:: TASK INSTRUCTIONS ::
This task calls for every entry below to be repeated exactly.

:: RECORDS TO PROCESS ::
--*--

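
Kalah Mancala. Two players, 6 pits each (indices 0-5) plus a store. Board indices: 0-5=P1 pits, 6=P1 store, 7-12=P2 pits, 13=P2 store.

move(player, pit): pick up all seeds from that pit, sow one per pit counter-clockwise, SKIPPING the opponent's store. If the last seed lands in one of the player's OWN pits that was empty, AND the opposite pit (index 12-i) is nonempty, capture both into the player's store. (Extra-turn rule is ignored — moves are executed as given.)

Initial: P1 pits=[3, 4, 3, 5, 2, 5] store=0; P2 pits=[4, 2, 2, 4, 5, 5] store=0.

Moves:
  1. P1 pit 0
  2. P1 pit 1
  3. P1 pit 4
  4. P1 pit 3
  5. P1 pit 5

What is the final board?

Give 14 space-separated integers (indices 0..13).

Answer: 0 0 5 0 1 0 11 7 4 4 6 6 0 0

Derivation:
Move 1: P1 pit0 -> P1=[0,5,4,6,2,5](0) P2=[4,2,2,4,5,5](0)
Move 2: P1 pit1 -> P1=[0,0,5,7,3,6](1) P2=[4,2,2,4,5,5](0)
Move 3: P1 pit4 -> P1=[0,0,5,7,0,7](2) P2=[5,2,2,4,5,5](0)
Move 4: P1 pit3 -> P1=[0,0,5,0,1,8](3) P2=[6,3,3,5,5,5](0)
Move 5: P1 pit5 -> P1=[0,0,5,0,1,0](11) P2=[7,4,4,6,6,0](0)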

--*--

:: COMPLETED EXERCISE ::
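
Kalah Mancala. Two players, 6 pits each (indices 0-5) plus a store. Board indices: 0-5=P1 pits, 6=P1 store, 7-12=P2 pits, 13=P2 store.

move(player, pit): pick up all seeds from that pit, sow one per pit counter-clockwise, SKIPPING the opponent's store. If the last seed lands in one of the player's OWN pits that was empty, AND the opposite pit (index 12-i) is nonempty, capture both into the player's store. (Extra-turn rule is ignored — moves are executed as given.)

Initial: P1 pits=[3, 4, 3, 5, 2, 5] store=0; P2 pits=[4, 2, 2, 4, 5, 5] store=0.

Moves:
  1. P1 pit 0
  2. P1 pit 1
  3. P1 pit 4
  4. P1 pit 3
  5. P1 pit 5

What is the final board?

Give 14 space-separated integers (indices 0..13).

Answer: 0 0 5 0 1 0 11 7 4 4 6 6 0 0

Derivation:
Move 1: P1 pit0 -> P1=[0,5,4,6,2,5](0) P2=[4,2,2,4,5,5](0)
Move 2: P1 pit1 -> P1=[0,0,5,7,3,6](1) P2=[4,2,2,4,5,5](0)
Move 3: P1 pit4 -> P1=[0,0,5,7,0,7](2) P2=[5,2,2,4,5,5](0)
Move 4: P1 pit3 -> P1=[0,0,5,0,1,8](3) P2=[6,3,3,5,5,5](0)
Move 5: P1 pit5 -> P1=[0,0,5,0,1,0](11) P2=[7,4,4,6,6,0](0)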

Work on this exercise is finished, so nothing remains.